Provided records below:

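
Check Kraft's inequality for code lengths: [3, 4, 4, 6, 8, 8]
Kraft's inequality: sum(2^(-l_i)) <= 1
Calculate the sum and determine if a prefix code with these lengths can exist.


Sum = 2^(-3) + 2^(-4) + 2^(-4) + 2^(-6) + 2^(-8) + 2^(-8)
    = 0.125 + 0.0625 + 0.0625 + 0.015625 + 0.00390625 + 0.00390625
    = 70/256 = 0.2734375
Since 0.2734375 <= 1, Kraft's inequality IS satisfied.
A prefix code with these lengths CAN exist.

Kraft sum = 0.2734375. Satisfied.


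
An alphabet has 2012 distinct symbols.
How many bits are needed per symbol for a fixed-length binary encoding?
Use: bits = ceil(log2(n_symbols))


log2(2012) = 10.9744
Bracket: 2^10 = 1024 < 2012 <= 2^11 = 2048
So ceil(log2(2012)) = 11

bits = ceil(log2(2012)) = ceil(10.9744) = 11 bits


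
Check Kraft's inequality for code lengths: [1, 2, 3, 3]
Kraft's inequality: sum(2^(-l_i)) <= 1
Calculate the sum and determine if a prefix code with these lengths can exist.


Sum = 2^(-1) + 2^(-2) + 2^(-3) + 2^(-3)
    = 0.5 + 0.25 + 0.125 + 0.125
    = 8/8 = 1.0
Since 1.0 <= 1, Kraft's inequality IS satisfied.
A prefix code with these lengths CAN exist.

Kraft sum = 1.0. Satisfied.


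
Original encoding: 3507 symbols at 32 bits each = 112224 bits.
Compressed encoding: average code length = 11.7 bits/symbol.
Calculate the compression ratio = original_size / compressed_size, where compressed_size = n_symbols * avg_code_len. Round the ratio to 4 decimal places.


original_size = n_symbols * orig_bits = 3507 * 32 = 112224 bits
compressed_size = n_symbols * avg_code_len = 3507 * 11.7 = 41031.9 bits
ratio = original_size / compressed_size = 112224 / 41031.9 = 2.735

Compression ratio = 2.735


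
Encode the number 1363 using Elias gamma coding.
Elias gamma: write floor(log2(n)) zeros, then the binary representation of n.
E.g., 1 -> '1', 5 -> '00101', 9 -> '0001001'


num_bits = floor(log2(1363)) + 1 = 11
leading_zeros = num_bits - 1 = 10
binary(1363) = 10101010011

Elias gamma(1363) = '0000000000' + '10101010011' = 000000000010101010011 (21 bits)


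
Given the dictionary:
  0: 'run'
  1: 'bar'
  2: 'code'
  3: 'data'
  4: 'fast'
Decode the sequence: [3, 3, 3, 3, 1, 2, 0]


Look up each index in the dictionary:
  3 -> 'data'
  3 -> 'data'
  3 -> 'data'
  3 -> 'data'
  1 -> 'bar'
  2 -> 'code'
  0 -> 'run'

Decoded: "data data data data bar code run"


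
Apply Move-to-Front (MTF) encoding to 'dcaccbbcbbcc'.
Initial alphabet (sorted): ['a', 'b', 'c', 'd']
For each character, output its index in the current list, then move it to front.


MTF encoding:
'd': index 3 in ['a', 'b', 'c', 'd'] -> ['d', 'a', 'b', 'c']
'c': index 3 in ['d', 'a', 'b', 'c'] -> ['c', 'd', 'a', 'b']
'a': index 2 in ['c', 'd', 'a', 'b'] -> ['a', 'c', 'd', 'b']
'c': index 1 in ['a', 'c', 'd', 'b'] -> ['c', 'a', 'd', 'b']
'c': index 0 in ['c', 'a', 'd', 'b'] -> ['c', 'a', 'd', 'b']
'b': index 3 in ['c', 'a', 'd', 'b'] -> ['b', 'c', 'a', 'd']
'b': index 0 in ['b', 'c', 'a', 'd'] -> ['b', 'c', 'a', 'd']
'c': index 1 in ['b', 'c', 'a', 'd'] -> ['c', 'b', 'a', 'd']
'b': index 1 in ['c', 'b', 'a', 'd'] -> ['b', 'c', 'a', 'd']
'b': index 0 in ['b', 'c', 'a', 'd'] -> ['b', 'c', 'a', 'd']
'c': index 1 in ['b', 'c', 'a', 'd'] -> ['c', 'b', 'a', 'd']
'c': index 0 in ['c', 'b', 'a', 'd'] -> ['c', 'b', 'a', 'd']


Output: [3, 3, 2, 1, 0, 3, 0, 1, 1, 0, 1, 0]


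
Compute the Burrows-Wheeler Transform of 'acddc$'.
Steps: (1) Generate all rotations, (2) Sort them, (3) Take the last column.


Rotations (sorted):
  0: $acddc -> last char: c
  1: acddc$ -> last char: $
  2: c$acdd -> last char: d
  3: cddc$a -> last char: a
  4: dc$acd -> last char: d
  5: ddc$ac -> last char: c


BWT = c$dadc


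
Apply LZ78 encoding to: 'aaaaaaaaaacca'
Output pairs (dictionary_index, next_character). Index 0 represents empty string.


LZ78 encoding steps:
Dictionary: {0: ''}
Step 1: w='' (idx 0), next='a' -> output (0, 'a'), add 'a' as idx 1
Step 2: w='a' (idx 1), next='a' -> output (1, 'a'), add 'aa' as idx 2
Step 3: w='aa' (idx 2), next='a' -> output (2, 'a'), add 'aaa' as idx 3
Step 4: w='aaa' (idx 3), next='a' -> output (3, 'a'), add 'aaaa' as idx 4
Step 5: w='' (idx 0), next='c' -> output (0, 'c'), add 'c' as idx 5
Step 6: w='c' (idx 5), next='a' -> output (5, 'a'), add 'ca' as idx 6


Encoded: [(0, 'a'), (1, 'a'), (2, 'a'), (3, 'a'), (0, 'c'), (5, 'a')]


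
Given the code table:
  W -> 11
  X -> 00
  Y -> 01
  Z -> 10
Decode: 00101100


Decoding:
00 -> X
10 -> Z
11 -> W
00 -> X


Result: XZWX


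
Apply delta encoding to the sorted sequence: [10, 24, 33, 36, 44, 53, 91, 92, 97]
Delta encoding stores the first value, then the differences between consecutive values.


First value: 10
Deltas:
  24 - 10 = 14
  33 - 24 = 9
  36 - 33 = 3
  44 - 36 = 8
  53 - 44 = 9
  91 - 53 = 38
  92 - 91 = 1
  97 - 92 = 5


Delta encoded: [10, 14, 9, 3, 8, 9, 38, 1, 5]


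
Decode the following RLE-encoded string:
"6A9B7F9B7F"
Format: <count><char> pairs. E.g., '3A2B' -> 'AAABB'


Expanding each <count><char> pair:
  6A -> 'AAAAAA'
  9B -> 'BBBBBBBBB'
  7F -> 'FFFFFFF'
  9B -> 'BBBBBBBBB'
  7F -> 'FFFFFFF'

Decoded = AAAAAABBBBBBBBBFFFFFFFBBBBBBBBBFFFFFFF


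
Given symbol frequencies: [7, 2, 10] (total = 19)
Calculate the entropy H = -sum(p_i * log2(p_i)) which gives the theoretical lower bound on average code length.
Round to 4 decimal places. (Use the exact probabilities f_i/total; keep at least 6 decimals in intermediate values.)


Per-symbol terms -p_i * log2(p_i) with p_i = f_i/19:
  p = 7/19 = 0.368421: log2(p) = -1.440573, -p*log2(p) = 0.530737
  p = 2/19 = 0.105263: log2(p) = -3.247928, -p*log2(p) = 0.341887
  p = 10/19 = 0.526316: log2(p) = -0.925999, -p*log2(p) = 0.487368
H = 0.530737 + 0.341887 + 0.487368 = 1.359992

H = 1.36 bits/symbol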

End of Provided records.

# What is required
Type out the material above once more, exactly.

# Exercise answer
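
Check Kraft's inequality for code lengths: [3, 4, 4, 6, 8, 8]
Kraft's inequality: sum(2^(-l_i)) <= 1
Calculate the sum and determine if a prefix code with these lengths can exist.


Sum = 2^(-3) + 2^(-4) + 2^(-4) + 2^(-6) + 2^(-8) + 2^(-8)
    = 0.125 + 0.0625 + 0.0625 + 0.015625 + 0.00390625 + 0.00390625
    = 70/256 = 0.2734375
Since 0.2734375 <= 1, Kraft's inequality IS satisfied.
A prefix code with these lengths CAN exist.

Kraft sum = 0.2734375. Satisfied.


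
An alphabet has 2012 distinct symbols.
How many bits are needed per symbol for a fixed-length binary encoding?
Use: bits = ceil(log2(n_symbols))


log2(2012) = 10.9744
Bracket: 2^10 = 1024 < 2012 <= 2^11 = 2048
So ceil(log2(2012)) = 11

bits = ceil(log2(2012)) = ceil(10.9744) = 11 bits


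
Check Kraft's inequality for code lengths: [1, 2, 3, 3]
Kraft's inequality: sum(2^(-l_i)) <= 1
Calculate the sum and determine if a prefix code with these lengths can exist.


Sum = 2^(-1) + 2^(-2) + 2^(-3) + 2^(-3)
    = 0.5 + 0.25 + 0.125 + 0.125
    = 8/8 = 1.0
Since 1.0 <= 1, Kraft's inequality IS satisfied.
A prefix code with these lengths CAN exist.

Kraft sum = 1.0. Satisfied.


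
Original encoding: 3507 symbols at 32 bits each = 112224 bits.
Compressed encoding: average code length = 11.7 bits/symbol.
Calculate the compression ratio = original_size / compressed_size, where compressed_size = n_symbols * avg_code_len. Round the ratio to 4 decimal places.


original_size = n_symbols * orig_bits = 3507 * 32 = 112224 bits
compressed_size = n_symbols * avg_code_len = 3507 * 11.7 = 41031.9 bits
ratio = original_size / compressed_size = 112224 / 41031.9 = 2.735

Compression ratio = 2.735


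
Encode the number 1363 using Elias gamma coding.
Elias gamma: write floor(log2(n)) zeros, then the binary representation of n.
E.g., 1 -> '1', 5 -> '00101', 9 -> '0001001'


num_bits = floor(log2(1363)) + 1 = 11
leading_zeros = num_bits - 1 = 10
binary(1363) = 10101010011

Elias gamma(1363) = '0000000000' + '10101010011' = 000000000010101010011 (21 bits)


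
Given the dictionary:
  0: 'run'
  1: 'bar'
  2: 'code'
  3: 'data'
  4: 'fast'
Decode the sequence: [3, 3, 3, 3, 1, 2, 0]


Look up each index in the dictionary:
  3 -> 'data'
  3 -> 'data'
  3 -> 'data'
  3 -> 'data'
  1 -> 'bar'
  2 -> 'code'
  0 -> 'run'

Decoded: "data data data data bar code run"


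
Apply Move-to-Front (MTF) encoding to 'dcaccbbcbbcc'.
Initial alphabet (sorted): ['a', 'b', 'c', 'd']
For each character, output its index in the current list, then move it to front.


MTF encoding:
'd': index 3 in ['a', 'b', 'c', 'd'] -> ['d', 'a', 'b', 'c']
'c': index 3 in ['d', 'a', 'b', 'c'] -> ['c', 'd', 'a', 'b']
'a': index 2 in ['c', 'd', 'a', 'b'] -> ['a', 'c', 'd', 'b']
'c': index 1 in ['a', 'c', 'd', 'b'] -> ['c', 'a', 'd', 'b']
'c': index 0 in ['c', 'a', 'd', 'b'] -> ['c', 'a', 'd', 'b']
'b': index 3 in ['c', 'a', 'd', 'b'] -> ['b', 'c', 'a', 'd']
'b': index 0 in ['b', 'c', 'a', 'd'] -> ['b', 'c', 'a', 'd']
'c': index 1 in ['b', 'c', 'a', 'd'] -> ['c', 'b', 'a', 'd']
'b': index 1 in ['c', 'b', 'a', 'd'] -> ['b', 'c', 'a', 'd']
'b': index 0 in ['b', 'c', 'a', 'd'] -> ['b', 'c', 'a', 'd']
'c': index 1 in ['b', 'c', 'a', 'd'] -> ['c', 'b', 'a', 'd']
'c': index 0 in ['c', 'b', 'a', 'd'] -> ['c', 'b', 'a', 'd']


Output: [3, 3, 2, 1, 0, 3, 0, 1, 1, 0, 1, 0]


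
Compute the Burrows-Wheeler Transform of 'acddc$'.
Steps: (1) Generate all rotations, (2) Sort them, (3) Take the last column.


Rotations (sorted):
  0: $acddc -> last char: c
  1: acddc$ -> last char: $
  2: c$acdd -> last char: d
  3: cddc$a -> last char: a
  4: dc$acd -> last char: d
  5: ddc$ac -> last char: c


BWT = c$dadc


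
Apply LZ78 encoding to: 'aaaaaaaaaacca'
Output pairs (dictionary_index, next_character). Index 0 represents empty string.


LZ78 encoding steps:
Dictionary: {0: ''}
Step 1: w='' (idx 0), next='a' -> output (0, 'a'), add 'a' as idx 1
Step 2: w='a' (idx 1), next='a' -> output (1, 'a'), add 'aa' as idx 2
Step 3: w='aa' (idx 2), next='a' -> output (2, 'a'), add 'aaa' as idx 3
Step 4: w='aaa' (idx 3), next='a' -> output (3, 'a'), add 'aaaa' as idx 4
Step 5: w='' (idx 0), next='c' -> output (0, 'c'), add 'c' as idx 5
Step 6: w='c' (idx 5), next='a' -> output (5, 'a'), add 'ca' as idx 6


Encoded: [(0, 'a'), (1, 'a'), (2, 'a'), (3, 'a'), (0, 'c'), (5, 'a')]


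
Given the code table:
  W -> 11
  X -> 00
  Y -> 01
  Z -> 10
Decode: 00101100


Decoding:
00 -> X
10 -> Z
11 -> W
00 -> X


Result: XZWX


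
Apply delta encoding to the sorted sequence: [10, 24, 33, 36, 44, 53, 91, 92, 97]
Delta encoding stores the first value, then the differences between consecutive values.


First value: 10
Deltas:
  24 - 10 = 14
  33 - 24 = 9
  36 - 33 = 3
  44 - 36 = 8
  53 - 44 = 9
  91 - 53 = 38
  92 - 91 = 1
  97 - 92 = 5


Delta encoded: [10, 14, 9, 3, 8, 9, 38, 1, 5]


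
Decode the following RLE-encoded string:
"6A9B7F9B7F"
Format: <count><char> pairs. E.g., '3A2B' -> 'AAABB'


Expanding each <count><char> pair:
  6A -> 'AAAAAA'
  9B -> 'BBBBBBBBB'
  7F -> 'FFFFFFF'
  9B -> 'BBBBBBBBB'
  7F -> 'FFFFFFF'

Decoded = AAAAAABBBBBBBBBFFFFFFFBBBBBBBBBFFFFFFF


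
Given symbol frequencies: [7, 2, 10] (total = 19)
Calculate the entropy H = -sum(p_i * log2(p_i)) which gives the theoretical lower bound on average code length.
Round to 4 decimal places. (Use the exact probabilities f_i/total; keep at least 6 decimals in intermediate values.)


Per-symbol terms -p_i * log2(p_i) with p_i = f_i/19:
  p = 7/19 = 0.368421: log2(p) = -1.440573, -p*log2(p) = 0.530737
  p = 2/19 = 0.105263: log2(p) = -3.247928, -p*log2(p) = 0.341887
  p = 10/19 = 0.526316: log2(p) = -0.925999, -p*log2(p) = 0.487368
H = 0.530737 + 0.341887 + 0.487368 = 1.359992

H = 1.36 bits/symbol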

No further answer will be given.